(AVAILABLE DATA):
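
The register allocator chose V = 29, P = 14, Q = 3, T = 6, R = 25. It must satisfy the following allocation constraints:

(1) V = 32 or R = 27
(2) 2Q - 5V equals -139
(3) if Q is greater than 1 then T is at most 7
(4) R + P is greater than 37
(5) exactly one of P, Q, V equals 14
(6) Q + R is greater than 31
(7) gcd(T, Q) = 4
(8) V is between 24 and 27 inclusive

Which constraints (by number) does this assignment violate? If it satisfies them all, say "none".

(1) V = 29 ≠ 32 and R = 25 ≠ 27; both disjuncts false — fails.
(2) 2Q - 5V = 2(3) - 5(29) = -139 — holds.
(3) Q = 3 > 1, so we need T ≤ 7; T = 6 ≤ 7 — holds.
(4) R + P = 25 + 14 = 39; 39 > 37 — holds.
(5) P=14, Q=3, V=29; 1 of them equals 14 — holds.
(6) Q + R = 3 + 25 = 28; 28 ≤ 31, bound 31 not met — fails.
(7) gcd(6, 3) = 3, not 4 — fails.
(8) V = 29 is outside [24, 27] — fails.

No — constraints 1, 6, 7, and 8 are not satisfied.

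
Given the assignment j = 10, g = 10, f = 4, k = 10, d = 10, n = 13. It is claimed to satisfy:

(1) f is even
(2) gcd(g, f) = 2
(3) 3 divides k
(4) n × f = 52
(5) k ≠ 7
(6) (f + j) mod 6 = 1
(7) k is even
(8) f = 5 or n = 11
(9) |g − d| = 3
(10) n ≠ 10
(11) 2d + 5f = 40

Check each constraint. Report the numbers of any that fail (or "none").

(1) f = 4 is even — satisfied.
(2) gcd(10, 4) = 2 — satisfied.
(3) 10 = 3×3 + 1, so 3 does not divide 10 — violated.
(4) n × f = 13 × 4 = 52 — satisfied.
(5) k = 10, and 10 ≠ 7 — satisfied.
(6) f + j = 14; 14 mod 6 = 2, not 1 — violated.
(7) k = 10 is even — satisfied.
(8) f = 4 ≠ 5 and n = 13 ≠ 11; both disjuncts false — violated.
(9) |10 − 10| = 0, not 3 — violated.
(10) n = 13, and 13 ≠ 10 — satisfied.
(11) 2d + 5f = 2(10) + 5(4) = 40 — satisfied.

Violated: 3, 6, 8, 9.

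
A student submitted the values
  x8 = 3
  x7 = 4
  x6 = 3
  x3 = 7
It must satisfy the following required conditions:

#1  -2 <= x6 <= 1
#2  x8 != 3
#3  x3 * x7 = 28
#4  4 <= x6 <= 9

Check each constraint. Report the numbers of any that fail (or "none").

The assignment fails constraints 1, 2, 4.

#1 x6 = 3 is outside [-2, 1] — violated.
#2 x8 = 3, but 3 is required to differ — violated.
#3 x3 * x7 = 7 * 4 = 28 — OK.
#4 x6 = 3 is outside [4, 9] — violated.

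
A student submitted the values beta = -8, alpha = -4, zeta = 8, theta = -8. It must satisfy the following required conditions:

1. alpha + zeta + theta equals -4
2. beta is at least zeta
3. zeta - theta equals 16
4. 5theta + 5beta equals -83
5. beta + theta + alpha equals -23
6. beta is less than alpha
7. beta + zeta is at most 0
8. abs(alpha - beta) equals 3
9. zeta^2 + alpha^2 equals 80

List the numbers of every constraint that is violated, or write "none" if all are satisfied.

1. alpha + zeta + theta = -4 + 8 + (-8) = -4  OK
2. beta = -8, zeta = 8; -8 < 8 (want ≥)  FAIL
3. zeta - theta = 8 - (-8) = 16  OK
4. 5theta + 5beta = 5(-8) + 5(-8) = -80, not -83  FAIL
5. beta + theta + alpha = -8 + (-8) + (-4) = -20, not -23  FAIL
6. beta = -8, alpha = -4; -8 < -4  OK
7. beta + zeta = -8 + 8 = 0; 0 ≤ 0  OK
8. abs(-4 - (-8)) = 4, not 3  FAIL
9. zeta^2 + alpha^2 = 8^2 + (-4)^2 = 64 + 16 = 80  OK

Constraints 2, 4, 5, 8 do not hold.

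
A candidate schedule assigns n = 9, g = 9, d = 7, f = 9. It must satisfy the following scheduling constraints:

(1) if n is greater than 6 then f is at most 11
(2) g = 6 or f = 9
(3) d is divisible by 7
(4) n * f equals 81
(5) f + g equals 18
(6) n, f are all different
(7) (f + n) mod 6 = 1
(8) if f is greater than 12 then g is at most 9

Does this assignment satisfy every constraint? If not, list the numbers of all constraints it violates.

(1) n = 9 > 6, so we need f ≤ 11; f = 9 ≤ 11 — OK.
(2) g = 9 ≠ 6, but f = 9 = 9 (second disjunct) — OK.
(3) 7 / 7 = 1, so 7 divides 7 — OK.
(4) n * f = 9 * 9 = 81 — OK.
(5) f + g = 9 + 9 = 18 — OK.
(6) n = f = 9, not all different — violated.
(7) f + n = 18; 18 mod 6 = 0, not 1 — violated.
(8) f = 9, not > 12; antecedent false, conditional vacuously true — OK.

Violated: 6 and 7.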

(WHAT NEEDS TO BE DONE):
Up to and including the line with "(8) V is between 24 and 27 inclusive", print every line of the records from the start.

(YOUR RESPONSE):
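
The register allocator chose V = 29, P = 14, Q = 3, T = 6, R = 25. It must satisfy the following allocation constraints:

(1) V = 32 or R = 27
(2) 2Q - 5V equals -139
(3) if Q is greater than 1 then T is at most 7
(4) R + P is greater than 37
(5) exactly one of P, Q, V equals 14
(6) Q + R is greater than 31
(7) gcd(T, Q) = 4
(8) V is between 24 and 27 inclusive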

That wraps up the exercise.